Recorded data
--- START ---

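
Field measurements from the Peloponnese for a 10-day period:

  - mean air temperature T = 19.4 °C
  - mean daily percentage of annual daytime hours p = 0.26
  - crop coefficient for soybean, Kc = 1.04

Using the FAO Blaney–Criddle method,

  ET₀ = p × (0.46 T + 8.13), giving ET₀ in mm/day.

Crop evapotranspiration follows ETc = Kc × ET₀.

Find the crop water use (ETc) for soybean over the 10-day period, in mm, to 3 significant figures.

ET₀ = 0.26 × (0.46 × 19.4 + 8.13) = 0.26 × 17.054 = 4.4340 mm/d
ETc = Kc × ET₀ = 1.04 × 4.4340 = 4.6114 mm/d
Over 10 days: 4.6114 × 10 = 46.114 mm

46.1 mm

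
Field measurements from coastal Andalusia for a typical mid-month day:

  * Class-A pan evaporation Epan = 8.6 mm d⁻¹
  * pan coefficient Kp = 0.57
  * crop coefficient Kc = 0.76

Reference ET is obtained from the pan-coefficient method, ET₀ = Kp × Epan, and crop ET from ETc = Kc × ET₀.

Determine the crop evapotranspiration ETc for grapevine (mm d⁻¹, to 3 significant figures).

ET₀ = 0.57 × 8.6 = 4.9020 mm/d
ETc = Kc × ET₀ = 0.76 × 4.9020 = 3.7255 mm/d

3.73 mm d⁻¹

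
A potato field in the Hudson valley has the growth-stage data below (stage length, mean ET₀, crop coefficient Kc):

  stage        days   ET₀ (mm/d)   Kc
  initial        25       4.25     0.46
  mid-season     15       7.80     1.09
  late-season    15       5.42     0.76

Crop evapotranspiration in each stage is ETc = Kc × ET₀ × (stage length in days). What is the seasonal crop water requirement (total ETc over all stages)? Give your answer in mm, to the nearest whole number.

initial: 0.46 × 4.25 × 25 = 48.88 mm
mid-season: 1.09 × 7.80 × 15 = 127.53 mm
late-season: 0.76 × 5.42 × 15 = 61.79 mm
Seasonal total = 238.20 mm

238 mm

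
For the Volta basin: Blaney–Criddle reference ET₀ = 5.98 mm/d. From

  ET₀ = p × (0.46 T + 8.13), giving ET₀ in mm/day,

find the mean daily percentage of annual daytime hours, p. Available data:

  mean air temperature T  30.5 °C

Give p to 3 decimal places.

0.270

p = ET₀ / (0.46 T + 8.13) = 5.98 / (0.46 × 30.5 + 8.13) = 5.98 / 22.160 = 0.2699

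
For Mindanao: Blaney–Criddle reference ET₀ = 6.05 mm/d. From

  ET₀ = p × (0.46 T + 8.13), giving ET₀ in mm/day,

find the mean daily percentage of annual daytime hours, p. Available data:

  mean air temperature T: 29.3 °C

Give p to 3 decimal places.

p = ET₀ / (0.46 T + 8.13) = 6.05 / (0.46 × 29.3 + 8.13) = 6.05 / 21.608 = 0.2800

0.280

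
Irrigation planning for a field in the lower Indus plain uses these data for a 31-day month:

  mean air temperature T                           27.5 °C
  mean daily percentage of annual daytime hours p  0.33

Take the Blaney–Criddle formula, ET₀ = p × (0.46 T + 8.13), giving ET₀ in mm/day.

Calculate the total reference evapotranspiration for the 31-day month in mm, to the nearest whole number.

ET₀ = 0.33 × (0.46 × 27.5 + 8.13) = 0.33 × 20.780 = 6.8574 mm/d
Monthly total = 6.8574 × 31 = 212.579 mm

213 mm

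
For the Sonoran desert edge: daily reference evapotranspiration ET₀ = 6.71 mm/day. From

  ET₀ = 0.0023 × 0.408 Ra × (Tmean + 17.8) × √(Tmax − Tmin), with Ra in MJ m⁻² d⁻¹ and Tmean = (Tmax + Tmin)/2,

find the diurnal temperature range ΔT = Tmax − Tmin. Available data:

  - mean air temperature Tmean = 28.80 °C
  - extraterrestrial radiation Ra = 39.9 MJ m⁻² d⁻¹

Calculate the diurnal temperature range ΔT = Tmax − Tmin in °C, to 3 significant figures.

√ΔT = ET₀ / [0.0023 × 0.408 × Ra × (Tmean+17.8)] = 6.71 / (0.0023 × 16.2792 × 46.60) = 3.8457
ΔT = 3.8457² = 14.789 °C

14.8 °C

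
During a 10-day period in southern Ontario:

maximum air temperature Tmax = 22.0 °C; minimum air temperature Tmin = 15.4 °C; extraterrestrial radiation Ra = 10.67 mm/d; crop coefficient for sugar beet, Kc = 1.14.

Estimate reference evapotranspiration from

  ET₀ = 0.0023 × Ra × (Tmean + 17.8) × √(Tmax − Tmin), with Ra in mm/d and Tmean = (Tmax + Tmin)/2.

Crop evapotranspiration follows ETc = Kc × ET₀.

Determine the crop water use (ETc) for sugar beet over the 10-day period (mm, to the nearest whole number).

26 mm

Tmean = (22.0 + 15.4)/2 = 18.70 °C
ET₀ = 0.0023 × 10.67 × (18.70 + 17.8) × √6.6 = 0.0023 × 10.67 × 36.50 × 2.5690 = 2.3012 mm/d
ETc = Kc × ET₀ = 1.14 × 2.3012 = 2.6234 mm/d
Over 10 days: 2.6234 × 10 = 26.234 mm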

--- END ---

- _Task statement_:
In restating the data, begin at its first line, reproduce each line word for word, and conclude with the line that contains "Using the FAO".

- _Task solution_:
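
Field measurements from the Peloponnese for a 10-day period:

  - mean air temperature T = 19.4 °C
  - mean daily percentage of annual daytime hours p = 0.26
  - crop coefficient for soybean, Kc = 1.04

Using the FAO Blaney–Criddle method,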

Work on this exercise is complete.